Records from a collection
- Opening Delimiter -

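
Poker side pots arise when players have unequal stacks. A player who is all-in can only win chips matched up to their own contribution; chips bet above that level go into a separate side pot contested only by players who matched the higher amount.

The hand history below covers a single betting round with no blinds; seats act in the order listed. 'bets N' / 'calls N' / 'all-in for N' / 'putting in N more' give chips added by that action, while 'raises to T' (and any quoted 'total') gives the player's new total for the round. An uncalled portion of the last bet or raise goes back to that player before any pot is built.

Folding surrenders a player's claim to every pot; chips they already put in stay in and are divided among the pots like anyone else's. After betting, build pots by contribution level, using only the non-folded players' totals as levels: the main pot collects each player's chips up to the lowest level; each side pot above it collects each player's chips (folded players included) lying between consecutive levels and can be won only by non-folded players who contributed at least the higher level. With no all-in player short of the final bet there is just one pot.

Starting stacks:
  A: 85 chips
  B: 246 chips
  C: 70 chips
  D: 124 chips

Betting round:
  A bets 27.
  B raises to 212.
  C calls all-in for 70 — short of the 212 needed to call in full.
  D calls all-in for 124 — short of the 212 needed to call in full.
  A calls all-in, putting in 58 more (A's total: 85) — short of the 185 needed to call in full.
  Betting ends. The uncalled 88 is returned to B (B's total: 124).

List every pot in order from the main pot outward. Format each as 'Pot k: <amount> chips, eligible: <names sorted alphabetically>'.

Pot 1: 280 chips, eligible: A, B, C, D
Pot 2: 45 chips, eligible: A, B, D
Pot 3: 78 chips, eligible: B, D

Derivation:
Contributions (after 88 returned to B): A=85, B=124, C=70, D=124
Pot levels (distinct totals of non-folded players): 70, 85, 124
Layer 1-70: 70 each from A, B, C, D = 70*4 = 280 chips; eligible A, B, C, D
Layer 71-85: 15 each from A, B, D = 15*3 = 45 chips; eligible A, B, D
Layer 86-124: 39 each from B, D = 39*2 = 78 chips; eligible B, D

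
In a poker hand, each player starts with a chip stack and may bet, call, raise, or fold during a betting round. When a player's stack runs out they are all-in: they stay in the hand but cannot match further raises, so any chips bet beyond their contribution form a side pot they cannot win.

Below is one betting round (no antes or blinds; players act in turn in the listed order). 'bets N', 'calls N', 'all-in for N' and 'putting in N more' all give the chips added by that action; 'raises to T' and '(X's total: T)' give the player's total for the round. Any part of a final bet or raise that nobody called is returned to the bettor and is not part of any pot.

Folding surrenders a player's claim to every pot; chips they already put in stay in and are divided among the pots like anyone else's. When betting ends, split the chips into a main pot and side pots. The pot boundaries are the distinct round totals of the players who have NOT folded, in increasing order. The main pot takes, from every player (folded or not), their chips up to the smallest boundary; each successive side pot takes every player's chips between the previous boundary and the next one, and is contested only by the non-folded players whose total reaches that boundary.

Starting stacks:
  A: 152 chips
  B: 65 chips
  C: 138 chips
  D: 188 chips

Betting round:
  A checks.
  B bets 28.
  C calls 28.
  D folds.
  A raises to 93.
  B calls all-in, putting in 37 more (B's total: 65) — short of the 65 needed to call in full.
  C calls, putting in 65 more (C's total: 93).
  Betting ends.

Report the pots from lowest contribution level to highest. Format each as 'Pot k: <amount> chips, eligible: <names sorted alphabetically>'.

Pot 1: 195 chips, eligible: A, B, C
Pot 2: 56 chips, eligible: A, C

Derivation:
Contributions: A=93, B=65, C=93
Folded: D
Pot levels (distinct totals of non-folded players): 65, 93
Layer 1-65: 65 each from A, B, C = 65*3 = 195 chips; eligible A, B, C
Layer 66-93: 28 each from A, C = 28*2 = 56 chips; eligible A, C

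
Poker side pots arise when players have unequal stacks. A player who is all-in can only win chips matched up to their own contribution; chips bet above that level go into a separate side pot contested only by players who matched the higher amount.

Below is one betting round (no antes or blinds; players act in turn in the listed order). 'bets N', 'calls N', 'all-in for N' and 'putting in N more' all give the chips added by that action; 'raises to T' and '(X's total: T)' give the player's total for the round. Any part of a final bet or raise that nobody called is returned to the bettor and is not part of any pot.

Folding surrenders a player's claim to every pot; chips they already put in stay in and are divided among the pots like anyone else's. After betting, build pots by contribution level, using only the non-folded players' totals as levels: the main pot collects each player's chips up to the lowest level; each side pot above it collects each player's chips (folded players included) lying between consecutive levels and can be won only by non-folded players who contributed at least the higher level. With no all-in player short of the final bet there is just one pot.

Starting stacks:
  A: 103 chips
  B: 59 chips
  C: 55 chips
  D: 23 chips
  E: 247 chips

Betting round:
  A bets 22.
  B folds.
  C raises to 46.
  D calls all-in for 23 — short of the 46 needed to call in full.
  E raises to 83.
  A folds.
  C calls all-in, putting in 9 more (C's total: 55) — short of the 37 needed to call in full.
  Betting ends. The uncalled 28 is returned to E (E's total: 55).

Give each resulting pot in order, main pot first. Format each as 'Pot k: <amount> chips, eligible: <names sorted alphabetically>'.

Pot 1: 91 chips, eligible: C, D, E
Pot 2: 64 chips, eligible: C, E

Derivation:
Contributions (after 28 returned to E): A=22, C=55, D=23, E=55
Folded: A, B
Pot levels (distinct totals of non-folded players): 23, 55
Layer 1-23: A 22 + C 23 + D 23 + E 23 = 91 chips; eligible C, D, E
Layer 24-55: 32 each from C, E = 32*2 = 64 chips; eligible C, E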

- Closing Delimiter -

Task requirements
Of the lines above, output exactly those from the line bearing "A calls all-in, putting" through the line bearing "Betting ends. The uncalled 88", inclusive.

Solution to this exercise
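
  A calls all-in, putting in 58 more (A's total: 85) — short of the 185 needed to call in full.
  Betting ends. The uncalled 88 is returned to B (B's total: 124).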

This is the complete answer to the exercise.